**REQUIRED ACTION**.
Show all lines from the records below in which the string "frac" is present.

**RECORDS FOR PROCESSING**.
[Start of section]
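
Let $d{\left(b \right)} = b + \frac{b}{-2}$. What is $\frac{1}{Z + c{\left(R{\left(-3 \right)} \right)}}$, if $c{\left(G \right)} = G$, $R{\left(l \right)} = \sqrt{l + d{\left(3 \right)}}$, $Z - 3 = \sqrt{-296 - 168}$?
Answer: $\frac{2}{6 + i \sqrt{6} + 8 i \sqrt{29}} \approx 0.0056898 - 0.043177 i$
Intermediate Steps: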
[End of section]
[Start of section]
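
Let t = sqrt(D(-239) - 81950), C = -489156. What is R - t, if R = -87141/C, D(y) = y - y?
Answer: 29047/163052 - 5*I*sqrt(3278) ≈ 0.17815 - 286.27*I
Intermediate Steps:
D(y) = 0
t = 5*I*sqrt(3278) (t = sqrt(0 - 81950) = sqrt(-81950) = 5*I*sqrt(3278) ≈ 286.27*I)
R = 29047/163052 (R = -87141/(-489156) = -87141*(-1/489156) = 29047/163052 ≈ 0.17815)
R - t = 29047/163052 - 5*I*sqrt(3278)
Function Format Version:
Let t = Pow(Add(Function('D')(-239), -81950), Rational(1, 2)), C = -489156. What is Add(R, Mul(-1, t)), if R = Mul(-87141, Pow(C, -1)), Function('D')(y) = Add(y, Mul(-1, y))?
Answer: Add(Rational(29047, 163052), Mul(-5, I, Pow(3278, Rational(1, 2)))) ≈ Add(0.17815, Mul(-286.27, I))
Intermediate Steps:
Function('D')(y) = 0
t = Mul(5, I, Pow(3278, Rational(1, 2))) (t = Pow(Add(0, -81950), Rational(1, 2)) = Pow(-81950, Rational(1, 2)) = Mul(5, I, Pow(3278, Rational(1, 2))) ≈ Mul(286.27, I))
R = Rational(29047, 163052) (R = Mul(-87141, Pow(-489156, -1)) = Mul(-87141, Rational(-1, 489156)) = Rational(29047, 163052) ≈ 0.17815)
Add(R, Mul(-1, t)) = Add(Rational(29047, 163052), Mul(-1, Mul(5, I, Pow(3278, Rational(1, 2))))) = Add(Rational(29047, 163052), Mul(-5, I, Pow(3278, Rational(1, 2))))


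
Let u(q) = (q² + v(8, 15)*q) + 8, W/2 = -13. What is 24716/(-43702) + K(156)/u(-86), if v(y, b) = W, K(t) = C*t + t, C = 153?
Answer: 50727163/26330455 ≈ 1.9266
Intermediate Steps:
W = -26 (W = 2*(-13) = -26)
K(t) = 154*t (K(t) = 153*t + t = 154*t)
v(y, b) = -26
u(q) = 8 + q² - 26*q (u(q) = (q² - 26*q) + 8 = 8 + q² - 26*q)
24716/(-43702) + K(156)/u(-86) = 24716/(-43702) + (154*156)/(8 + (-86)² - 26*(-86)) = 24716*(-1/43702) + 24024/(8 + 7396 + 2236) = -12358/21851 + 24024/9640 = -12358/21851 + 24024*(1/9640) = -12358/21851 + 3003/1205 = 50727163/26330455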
[End of section]
**YOUR RESPONSE**.
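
Let $d{\left(b \right)} = b + \frac{b}{-2}$. What is $\frac{1}{Z + c{\left(R{\left(-3 \right)} \right)}}$, if $c{\left(G \right)} = G$, $R{\left(l \right)} = \sqrt{l + d{\left(3 \right)}}$, $Z - 3 = \sqrt{-296 - 168}$?
Answer: $\frac{2}{6 + i \sqrt{6} + 8 i \sqrt{29}} \approx 0.0056898 - 0.043177 i$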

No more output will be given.